Please write out each entry below exactly as given.

Data records:
⟨

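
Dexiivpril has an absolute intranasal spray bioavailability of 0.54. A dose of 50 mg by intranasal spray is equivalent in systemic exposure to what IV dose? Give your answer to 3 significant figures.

D_iv = 27.0 mg

Systemic exposure from an extravascular dose = F × D_ev, so the equivalent IV dose is F × D_ev.
D_iv = F × D_ev = 0.54 × 50 = 27 mg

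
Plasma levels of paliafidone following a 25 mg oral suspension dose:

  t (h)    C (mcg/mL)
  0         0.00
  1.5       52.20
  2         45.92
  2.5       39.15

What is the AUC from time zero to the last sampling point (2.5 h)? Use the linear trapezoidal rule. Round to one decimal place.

Trapezoidal AUC_0→2.5:
  [0→1.5]: (0.00+52.20)/2 × 1.5 = 39.15
  [1.5→2]: (52.20+45.92)/2 × 0.5 = 24.53
  [2→2.5]: (45.92+39.15)/2 × 0.5 = 21.2675
  Sum = 84.9475 mcg/mL·h

AUC = 84.9 mcg/mL·h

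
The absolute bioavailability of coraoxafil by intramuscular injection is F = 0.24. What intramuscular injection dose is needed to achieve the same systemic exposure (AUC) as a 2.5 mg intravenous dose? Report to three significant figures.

For equal systemic exposure: F × D_ev = D_iv
D_ev = D_iv / F = 2.5 / 0.24 = 10.4167 mg

D_intramuscular = 10.4 mg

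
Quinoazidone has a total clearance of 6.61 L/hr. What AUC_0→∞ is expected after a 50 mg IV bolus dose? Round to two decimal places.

AUC_0→∞ = Dose_iv / CL
        = 50 / 6.61 = 7.5643 mg/L·hr

AUC = 7.56 mg/L·hr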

⟩

◆ Response:
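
Dexiivpril has an absolute intranasal spray bioavailability of 0.54. A dose of 50 mg by intranasal spray is equivalent in systemic exposure to what IV dose? Give your answer to 3 significant figures.

D_iv = 27.0 mg

Systemic exposure from an extravascular dose = F × D_ev, so the equivalent IV dose is F × D_ev.
D_iv = F × D_ev = 0.54 × 50 = 27 mg

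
Plasma levels of paliafidone following a 25 mg oral suspension dose:

  t (h)    C (mcg/mL)
  0         0.00
  1.5       52.20
  2         45.92
  2.5       39.15

What is the AUC from time zero to the last sampling point (2.5 h)? Use the linear trapezoidal rule. Round to one decimal place.

Trapezoidal AUC_0→2.5:
  [0→1.5]: (0.00+52.20)/2 × 1.5 = 39.15
  [1.5→2]: (52.20+45.92)/2 × 0.5 = 24.53
  [2→2.5]: (45.92+39.15)/2 × 0.5 = 21.2675
  Sum = 84.9475 mcg/mL·h

AUC = 84.9 mcg/mL·h

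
The absolute bioavailability of coraoxafil by intramuscular injection is F = 0.24. What intramuscular injection dose is needed to achieve the same systemic exposure (AUC) as a 2.5 mg intravenous dose? Report to three significant figures.

For equal systemic exposure: F × D_ev = D_iv
D_ev = D_iv / F = 2.5 / 0.24 = 10.4167 mg

D_intramuscular = 10.4 mg

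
Quinoazidone has a total clearance of 6.61 L/hr. What AUC_0→∞ is expected after a 50 mg IV bolus dose? Round to two decimal places.

AUC_0→∞ = Dose_iv / CL
        = 50 / 6.61 = 7.5643 mg/L·hr

AUC = 7.56 mg/L·hr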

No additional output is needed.